■ What to do: Scan the records for the string "below". State how many lines contain it and add nothing.

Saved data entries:
==========
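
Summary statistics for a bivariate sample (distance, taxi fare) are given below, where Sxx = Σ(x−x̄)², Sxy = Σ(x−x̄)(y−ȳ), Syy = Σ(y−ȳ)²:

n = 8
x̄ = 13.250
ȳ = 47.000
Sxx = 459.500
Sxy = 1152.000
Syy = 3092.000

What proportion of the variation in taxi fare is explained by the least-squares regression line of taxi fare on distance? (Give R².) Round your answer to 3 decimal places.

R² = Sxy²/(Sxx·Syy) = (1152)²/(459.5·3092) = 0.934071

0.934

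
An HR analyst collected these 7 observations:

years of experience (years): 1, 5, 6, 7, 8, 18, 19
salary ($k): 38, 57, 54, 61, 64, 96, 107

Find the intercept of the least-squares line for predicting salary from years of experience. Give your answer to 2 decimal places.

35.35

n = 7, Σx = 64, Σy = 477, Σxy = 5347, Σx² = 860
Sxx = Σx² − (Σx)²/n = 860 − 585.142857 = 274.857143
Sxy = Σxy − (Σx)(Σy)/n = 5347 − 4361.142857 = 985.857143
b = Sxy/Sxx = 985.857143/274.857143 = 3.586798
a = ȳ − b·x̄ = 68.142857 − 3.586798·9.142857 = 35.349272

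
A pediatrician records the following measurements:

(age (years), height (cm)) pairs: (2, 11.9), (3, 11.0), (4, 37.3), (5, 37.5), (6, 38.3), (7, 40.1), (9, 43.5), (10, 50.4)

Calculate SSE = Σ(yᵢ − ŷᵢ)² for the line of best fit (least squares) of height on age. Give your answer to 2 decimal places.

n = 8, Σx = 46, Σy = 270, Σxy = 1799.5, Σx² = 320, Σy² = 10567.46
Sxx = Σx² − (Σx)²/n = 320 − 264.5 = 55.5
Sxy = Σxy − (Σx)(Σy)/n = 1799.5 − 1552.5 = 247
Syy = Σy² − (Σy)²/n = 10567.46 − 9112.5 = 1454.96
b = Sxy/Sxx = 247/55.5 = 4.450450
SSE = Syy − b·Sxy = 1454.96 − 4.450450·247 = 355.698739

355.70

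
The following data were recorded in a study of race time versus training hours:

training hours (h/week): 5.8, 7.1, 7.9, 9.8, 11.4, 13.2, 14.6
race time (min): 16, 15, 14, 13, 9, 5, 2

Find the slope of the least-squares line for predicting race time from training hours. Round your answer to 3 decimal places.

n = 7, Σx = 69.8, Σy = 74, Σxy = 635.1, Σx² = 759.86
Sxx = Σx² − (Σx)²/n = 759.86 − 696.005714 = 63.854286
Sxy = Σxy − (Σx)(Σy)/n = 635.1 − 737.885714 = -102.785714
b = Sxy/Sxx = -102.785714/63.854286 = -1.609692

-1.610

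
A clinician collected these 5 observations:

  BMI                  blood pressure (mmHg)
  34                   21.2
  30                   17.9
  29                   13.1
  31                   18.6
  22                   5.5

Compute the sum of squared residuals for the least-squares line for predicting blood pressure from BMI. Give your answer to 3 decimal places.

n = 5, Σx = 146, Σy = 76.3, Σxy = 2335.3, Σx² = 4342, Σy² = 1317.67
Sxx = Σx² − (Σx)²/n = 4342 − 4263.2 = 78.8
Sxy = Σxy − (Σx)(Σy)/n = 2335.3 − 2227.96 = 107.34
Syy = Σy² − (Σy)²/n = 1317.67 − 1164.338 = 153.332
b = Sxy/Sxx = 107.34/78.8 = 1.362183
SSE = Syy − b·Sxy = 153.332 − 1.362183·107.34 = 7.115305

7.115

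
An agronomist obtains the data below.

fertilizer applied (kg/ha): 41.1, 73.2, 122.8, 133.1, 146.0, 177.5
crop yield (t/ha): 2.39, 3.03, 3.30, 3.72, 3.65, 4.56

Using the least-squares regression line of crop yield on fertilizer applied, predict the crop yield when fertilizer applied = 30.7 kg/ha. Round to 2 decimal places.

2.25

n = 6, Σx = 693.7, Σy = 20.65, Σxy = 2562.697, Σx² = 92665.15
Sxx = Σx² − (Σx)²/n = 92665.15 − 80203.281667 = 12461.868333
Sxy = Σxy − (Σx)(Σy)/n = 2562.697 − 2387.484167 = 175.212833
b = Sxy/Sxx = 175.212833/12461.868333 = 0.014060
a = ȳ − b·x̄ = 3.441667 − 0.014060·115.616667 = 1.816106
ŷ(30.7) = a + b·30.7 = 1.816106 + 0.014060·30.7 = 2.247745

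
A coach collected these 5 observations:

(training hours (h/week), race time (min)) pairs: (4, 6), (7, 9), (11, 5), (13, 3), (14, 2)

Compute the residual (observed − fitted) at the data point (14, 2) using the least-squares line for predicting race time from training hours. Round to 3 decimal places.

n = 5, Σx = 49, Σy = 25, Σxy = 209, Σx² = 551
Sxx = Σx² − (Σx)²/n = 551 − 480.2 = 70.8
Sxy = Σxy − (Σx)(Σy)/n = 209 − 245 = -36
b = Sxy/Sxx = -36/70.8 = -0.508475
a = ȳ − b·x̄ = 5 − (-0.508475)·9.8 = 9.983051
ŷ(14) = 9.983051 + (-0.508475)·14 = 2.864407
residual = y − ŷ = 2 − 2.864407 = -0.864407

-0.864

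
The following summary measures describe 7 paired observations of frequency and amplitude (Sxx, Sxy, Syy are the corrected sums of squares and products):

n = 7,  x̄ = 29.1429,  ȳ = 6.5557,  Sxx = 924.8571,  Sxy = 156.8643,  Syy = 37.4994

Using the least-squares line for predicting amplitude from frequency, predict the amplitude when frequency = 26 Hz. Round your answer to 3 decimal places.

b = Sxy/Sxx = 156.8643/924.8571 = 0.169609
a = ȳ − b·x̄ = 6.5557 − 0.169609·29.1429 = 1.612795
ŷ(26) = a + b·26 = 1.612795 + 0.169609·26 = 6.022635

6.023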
==========
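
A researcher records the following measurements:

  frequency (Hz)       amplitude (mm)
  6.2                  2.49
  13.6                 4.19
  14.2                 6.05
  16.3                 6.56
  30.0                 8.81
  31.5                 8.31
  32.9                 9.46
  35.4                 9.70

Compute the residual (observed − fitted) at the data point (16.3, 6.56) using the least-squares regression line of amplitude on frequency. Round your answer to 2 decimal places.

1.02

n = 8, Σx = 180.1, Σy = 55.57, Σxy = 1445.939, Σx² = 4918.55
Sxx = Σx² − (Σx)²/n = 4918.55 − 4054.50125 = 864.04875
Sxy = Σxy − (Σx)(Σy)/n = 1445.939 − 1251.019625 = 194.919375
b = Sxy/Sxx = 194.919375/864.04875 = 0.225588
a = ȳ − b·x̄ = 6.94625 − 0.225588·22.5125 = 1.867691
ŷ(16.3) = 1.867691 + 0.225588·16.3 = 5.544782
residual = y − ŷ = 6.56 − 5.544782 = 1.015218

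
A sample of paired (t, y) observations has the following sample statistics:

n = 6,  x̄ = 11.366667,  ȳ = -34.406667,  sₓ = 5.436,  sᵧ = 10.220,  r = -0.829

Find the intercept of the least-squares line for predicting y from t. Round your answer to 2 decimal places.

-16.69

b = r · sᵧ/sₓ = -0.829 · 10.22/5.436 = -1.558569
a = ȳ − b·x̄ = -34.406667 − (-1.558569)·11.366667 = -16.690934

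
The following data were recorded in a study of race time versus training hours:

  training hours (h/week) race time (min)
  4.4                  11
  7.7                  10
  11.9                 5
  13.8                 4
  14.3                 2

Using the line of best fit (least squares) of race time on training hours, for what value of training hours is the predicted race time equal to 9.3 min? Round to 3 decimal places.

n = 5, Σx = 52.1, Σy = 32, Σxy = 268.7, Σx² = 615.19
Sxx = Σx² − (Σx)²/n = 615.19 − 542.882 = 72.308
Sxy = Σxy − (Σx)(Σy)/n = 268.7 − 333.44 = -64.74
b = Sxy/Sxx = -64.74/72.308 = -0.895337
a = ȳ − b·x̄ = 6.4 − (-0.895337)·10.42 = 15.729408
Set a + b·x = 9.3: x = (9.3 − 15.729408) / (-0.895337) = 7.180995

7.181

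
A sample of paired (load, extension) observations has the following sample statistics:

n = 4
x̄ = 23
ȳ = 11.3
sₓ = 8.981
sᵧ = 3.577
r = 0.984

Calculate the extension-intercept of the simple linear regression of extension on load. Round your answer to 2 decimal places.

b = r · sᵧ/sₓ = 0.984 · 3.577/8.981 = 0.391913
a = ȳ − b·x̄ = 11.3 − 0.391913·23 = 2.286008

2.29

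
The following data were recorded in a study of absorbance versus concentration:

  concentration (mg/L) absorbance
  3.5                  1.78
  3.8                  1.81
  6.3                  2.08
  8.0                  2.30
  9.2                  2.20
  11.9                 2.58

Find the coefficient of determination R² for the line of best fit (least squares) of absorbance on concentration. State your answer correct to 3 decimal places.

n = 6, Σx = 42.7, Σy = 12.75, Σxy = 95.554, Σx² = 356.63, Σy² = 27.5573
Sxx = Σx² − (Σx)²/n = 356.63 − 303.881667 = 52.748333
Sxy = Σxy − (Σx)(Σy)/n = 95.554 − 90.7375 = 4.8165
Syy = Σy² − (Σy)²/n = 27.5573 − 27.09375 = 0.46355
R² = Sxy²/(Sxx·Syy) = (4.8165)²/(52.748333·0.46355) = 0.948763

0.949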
==========
■ Output for this exercise: 2